**Problem statement:**
Output the data as it stands. Each line must match exactly.

**Collected data:**
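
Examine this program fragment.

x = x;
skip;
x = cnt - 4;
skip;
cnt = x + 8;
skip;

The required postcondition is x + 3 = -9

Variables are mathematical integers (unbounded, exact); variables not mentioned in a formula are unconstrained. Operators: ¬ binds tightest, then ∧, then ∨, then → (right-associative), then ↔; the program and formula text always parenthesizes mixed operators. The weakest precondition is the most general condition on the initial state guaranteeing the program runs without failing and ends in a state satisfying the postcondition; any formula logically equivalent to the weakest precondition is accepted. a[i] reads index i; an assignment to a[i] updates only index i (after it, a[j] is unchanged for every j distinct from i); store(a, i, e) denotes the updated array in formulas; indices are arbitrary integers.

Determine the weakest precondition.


Working backward. After the program, the postcondition x + 3 = -9 must hold; in canonical form it is x = -12.
Before skip: x = -12
Before cnt := x + 8: x = -12
Before skip: x = -12
Before x := cnt - 4: cnt = -8
Before skip: cnt = -8
Before x := x: cnt = -8
Answer: WP = cnt = -8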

**Your response:**
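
Examine this program fragment.

x = x;
skip;
x = cnt - 4;
skip;
cnt = x + 8;
skip;

The required postcondition is x + 3 = -9

Variables are mathematical integers (unbounded, exact); variables not mentioned in a formula are unconstrained. Operators: ¬ binds tightest, then ∧, then ∨, then → (right-associative), then ↔; the program and formula text always parenthesizes mixed operators. The weakest precondition is the most general condition on the initial state guaranteeing the program runs without failing and ends in a state satisfying the postcondition; any formula logically equivalent to the weakest precondition is accepted. a[i] reads index i; an assignment to a[i] updates only index i (after it, a[j] is unchanged for every j distinct from i); store(a, i, e) denotes the updated array in formulas; indices are arbitrary integers.

Determine the weakest precondition.


Working backward. After the program, the postcondition x + 3 = -9 must hold; in canonical form it is x = -12.
Before skip: x = -12
Before cnt := x + 8: x = -12
Before skip: x = -12
Before x := cnt - 4: cnt = -8
Before skip: cnt = -8
Before x := x: cnt = -8
Answer: WP = cnt = -8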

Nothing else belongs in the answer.